## [PROBLEM TO WORK ON]
An exact copy of all the data is the expected answer.

## [DATA SHOWN]

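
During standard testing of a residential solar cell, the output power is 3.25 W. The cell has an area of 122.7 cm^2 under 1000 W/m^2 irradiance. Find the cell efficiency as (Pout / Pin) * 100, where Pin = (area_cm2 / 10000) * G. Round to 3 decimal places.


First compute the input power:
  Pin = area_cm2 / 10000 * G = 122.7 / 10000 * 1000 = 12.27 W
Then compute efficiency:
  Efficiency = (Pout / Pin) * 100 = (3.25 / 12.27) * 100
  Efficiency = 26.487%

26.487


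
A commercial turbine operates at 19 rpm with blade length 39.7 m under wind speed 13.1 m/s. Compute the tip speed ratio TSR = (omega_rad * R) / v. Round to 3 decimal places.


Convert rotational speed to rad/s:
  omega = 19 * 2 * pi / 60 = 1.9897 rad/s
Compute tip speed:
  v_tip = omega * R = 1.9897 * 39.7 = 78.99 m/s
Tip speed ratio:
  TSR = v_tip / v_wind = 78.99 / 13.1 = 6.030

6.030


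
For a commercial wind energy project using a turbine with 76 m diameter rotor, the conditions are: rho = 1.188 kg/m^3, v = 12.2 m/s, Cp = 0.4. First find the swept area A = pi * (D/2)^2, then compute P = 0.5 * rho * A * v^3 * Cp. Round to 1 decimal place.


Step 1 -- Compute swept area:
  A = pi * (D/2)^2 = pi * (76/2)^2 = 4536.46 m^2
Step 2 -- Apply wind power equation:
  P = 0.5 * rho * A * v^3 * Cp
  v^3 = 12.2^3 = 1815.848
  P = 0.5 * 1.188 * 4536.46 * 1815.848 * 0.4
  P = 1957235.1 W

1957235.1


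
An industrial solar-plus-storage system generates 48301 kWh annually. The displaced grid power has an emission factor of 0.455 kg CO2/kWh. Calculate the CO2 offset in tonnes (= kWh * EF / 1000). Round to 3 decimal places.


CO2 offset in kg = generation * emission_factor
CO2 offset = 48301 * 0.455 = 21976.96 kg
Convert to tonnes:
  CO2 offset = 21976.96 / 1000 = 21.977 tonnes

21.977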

## [SOLUTION TO THIS EXERCISE]
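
During standard testing of a residential solar cell, the output power is 3.25 W. The cell has an area of 122.7 cm^2 under 1000 W/m^2 irradiance. Find the cell efficiency as (Pout / Pin) * 100, where Pin = (area_cm2 / 10000) * G. Round to 3 decimal places.


First compute the input power:
  Pin = area_cm2 / 10000 * G = 122.7 / 10000 * 1000 = 12.27 W
Then compute efficiency:
  Efficiency = (Pout / Pin) * 100 = (3.25 / 12.27) * 100
  Efficiency = 26.487%

26.487


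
A commercial turbine operates at 19 rpm with blade length 39.7 m under wind speed 13.1 m/s. Compute the tip speed ratio TSR = (omega_rad * R) / v. Round to 3 decimal places.


Convert rotational speed to rad/s:
  omega = 19 * 2 * pi / 60 = 1.9897 rad/s
Compute tip speed:
  v_tip = omega * R = 1.9897 * 39.7 = 78.99 m/s
Tip speed ratio:
  TSR = v_tip / v_wind = 78.99 / 13.1 = 6.030

6.030


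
For a commercial wind energy project using a turbine with 76 m diameter rotor, the conditions are: rho = 1.188 kg/m^3, v = 12.2 m/s, Cp = 0.4. First find the swept area A = pi * (D/2)^2, then compute P = 0.5 * rho * A * v^3 * Cp. Round to 1 decimal place.


Step 1 -- Compute swept area:
  A = pi * (D/2)^2 = pi * (76/2)^2 = 4536.46 m^2
Step 2 -- Apply wind power equation:
  P = 0.5 * rho * A * v^3 * Cp
  v^3 = 12.2^3 = 1815.848
  P = 0.5 * 1.188 * 4536.46 * 1815.848 * 0.4
  P = 1957235.1 W

1957235.1


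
An industrial solar-plus-storage system generates 48301 kWh annually. The displaced grid power has an emission factor of 0.455 kg CO2/kWh. Calculate the CO2 offset in tonnes (= kWh * EF / 1000). Round to 3 decimal places.


CO2 offset in kg = generation * emission_factor
CO2 offset = 48301 * 0.455 = 21976.96 kg
Convert to tonnes:
  CO2 offset = 21976.96 / 1000 = 21.977 tonnes

21.977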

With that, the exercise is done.